▶ Assignment: Your task is to print all of the data word for word.

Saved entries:
□ □ □ □

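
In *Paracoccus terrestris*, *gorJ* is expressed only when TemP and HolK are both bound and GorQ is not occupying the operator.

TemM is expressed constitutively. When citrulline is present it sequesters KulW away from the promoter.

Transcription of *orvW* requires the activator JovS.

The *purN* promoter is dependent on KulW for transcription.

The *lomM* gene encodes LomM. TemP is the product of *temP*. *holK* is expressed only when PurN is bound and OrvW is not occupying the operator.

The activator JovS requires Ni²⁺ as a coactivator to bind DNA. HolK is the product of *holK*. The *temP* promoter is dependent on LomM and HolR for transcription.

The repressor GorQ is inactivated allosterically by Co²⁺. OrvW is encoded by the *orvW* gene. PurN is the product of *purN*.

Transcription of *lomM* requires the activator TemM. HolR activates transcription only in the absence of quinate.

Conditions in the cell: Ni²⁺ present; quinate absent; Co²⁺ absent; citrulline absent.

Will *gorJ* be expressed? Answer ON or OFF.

TemM is produced constitutively and is active.
No repressor is bound and TemM is active, so *lomM* is transcribed.
So LomM is produced and active.
Quinate is absent, so HolR is active.
No repressor is bound and LomM and HolR are active, so *temP* is transcribed.
So TemP is produced and active.
Co²⁺ is absent, so GorQ is active.
Citrulline is absent, so KulW is active.
No repressor is bound and KulW is active, so *purN* is transcribed.
So PurN is produced and active.
Ni²⁺ is present, so JovS is active.
No repressor is bound and JovS is active, so *orvW* is transcribed.
So OrvW is produced and active.
With repressor OrvW bound, *holK* is not transcribed.
So HolK is not produced.
With repressor GorQ bound, *gorJ* is not transcribed.

OFF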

□ □ □ □

▶ Answer:
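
In *Paracoccus terrestris*, *gorJ* is expressed only when TemP and HolK are both bound and GorQ is not occupying the operator.

TemM is expressed constitutively. When citrulline is present it sequesters KulW away from the promoter.

Transcription of *orvW* requires the activator JovS.

The *purN* promoter is dependent on KulW for transcription.

The *lomM* gene encodes LomM. TemP is the product of *temP*. *holK* is expressed only when PurN is bound and OrvW is not occupying the operator.

The activator JovS requires Ni²⁺ as a coactivator to bind DNA. HolK is the product of *holK*. The *temP* promoter is dependent on LomM and HolR for transcription.

The repressor GorQ is inactivated allosterically by Co²⁺. OrvW is encoded by the *orvW* gene. PurN is the product of *purN*.

Transcription of *lomM* requires the activator TemM. HolR activates transcription only in the absence of quinate.

Conditions in the cell: Ni²⁺ present; quinate absent; Co²⁺ absent; citrulline absent.

Will *gorJ* be expressed? Answer ON or OFF.

TemM is produced constitutively and is active.
No repressor is bound and TemM is active, so *lomM* is transcribed.
So LomM is produced and active.
Quinate is absent, so HolR is active.
No repressor is bound and LomM and HolR are active, so *temP* is transcribed.
So TemP is produced and active.
Co²⁺ is absent, so GorQ is active.
Citrulline is absent, so KulW is active.
No repressor is bound and KulW is active, so *purN* is transcribed.
So PurN is produced and active.
Ni²⁺ is present, so JovS is active.
No repressor is bound and JovS is active, so *orvW* is transcribed.
So OrvW is produced and active.
With repressor OrvW bound, *holK* is not transcribed.
So HolK is not produced.
With repressor GorQ bound, *gorJ* is not transcribed.

OFF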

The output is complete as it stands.